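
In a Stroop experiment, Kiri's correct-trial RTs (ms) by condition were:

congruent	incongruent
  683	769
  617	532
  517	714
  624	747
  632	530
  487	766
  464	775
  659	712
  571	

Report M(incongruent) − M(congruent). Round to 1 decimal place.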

==

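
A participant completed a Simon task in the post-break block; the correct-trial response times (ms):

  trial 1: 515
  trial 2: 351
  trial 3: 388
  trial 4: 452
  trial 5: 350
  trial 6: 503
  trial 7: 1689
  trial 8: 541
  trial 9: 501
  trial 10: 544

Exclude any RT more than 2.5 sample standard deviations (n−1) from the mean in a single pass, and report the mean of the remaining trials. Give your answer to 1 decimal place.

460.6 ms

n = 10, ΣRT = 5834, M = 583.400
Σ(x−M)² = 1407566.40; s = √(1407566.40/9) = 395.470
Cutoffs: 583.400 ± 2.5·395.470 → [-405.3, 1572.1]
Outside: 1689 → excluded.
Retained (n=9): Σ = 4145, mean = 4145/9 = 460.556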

* * *

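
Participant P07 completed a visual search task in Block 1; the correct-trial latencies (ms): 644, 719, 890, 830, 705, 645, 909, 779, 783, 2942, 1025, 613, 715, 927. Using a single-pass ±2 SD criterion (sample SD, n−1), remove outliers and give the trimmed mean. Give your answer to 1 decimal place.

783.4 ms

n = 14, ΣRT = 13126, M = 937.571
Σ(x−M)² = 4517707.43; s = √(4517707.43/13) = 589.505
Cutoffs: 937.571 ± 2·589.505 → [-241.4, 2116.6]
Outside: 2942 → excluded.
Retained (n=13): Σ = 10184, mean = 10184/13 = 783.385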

#### [Work instruction]
Please tally the lines of the data in which the string "congruent" appears and write only the total.

#### [Solution to this task]
2